*** Opening of Given data ***

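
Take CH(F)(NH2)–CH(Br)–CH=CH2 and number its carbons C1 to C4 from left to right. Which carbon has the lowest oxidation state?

Bonds to more-electronegative neighbours contribute +1 each, bonds to H or metals contribute −1 each, and C–C bonds contribute 0. Tallying each carbon:
C1: 1C, 1H, 1N, 1F → 0 − 1 + 1 + 1 = +1
C2: 2C, 1H, 1Br → 0 − 1 + 1 = 0
C3: 3C, 1H → 0 − 1 = -1
C4: 2C, 2H → 0 − 2 = -2
The most reduced carbon is C4 at -2.

C4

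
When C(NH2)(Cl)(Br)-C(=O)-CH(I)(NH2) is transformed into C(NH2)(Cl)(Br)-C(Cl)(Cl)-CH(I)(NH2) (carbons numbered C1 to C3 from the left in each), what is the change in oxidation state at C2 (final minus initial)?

Before: C2 has 2 bonds to C, 2 bonds to O → oxidation state +2.
After: C2 has 2 bonds to C, 2 bonds to Cl → oxidation state +2.
Δ = +2 − (+2) = 0, so no net redox change at C2.

0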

*** Close of Given data ***

__Goal of the exercise__. Beginning with the line that contains "When C(NH2)(Cl)(Br)-C(=O)-CH(I)(NH2) is", write out every line through the end of the entries above, exactly.

__Written answer__.
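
When C(NH2)(Cl)(Br)-C(=O)-CH(I)(NH2) is transformed into C(NH2)(Cl)(Br)-C(Cl)(Cl)-CH(I)(NH2) (carbons numbered C1 to C3 from the left in each), what is the change in oxidation state at C2 (final minus initial)?

Before: C2 has 2 bonds to C, 2 bonds to O → oxidation state +2.
After: C2 has 2 bonds to C, 2 bonds to Cl → oxidation state +2.
Δ = +2 − (+2) = 0, so no net redox change at C2.

0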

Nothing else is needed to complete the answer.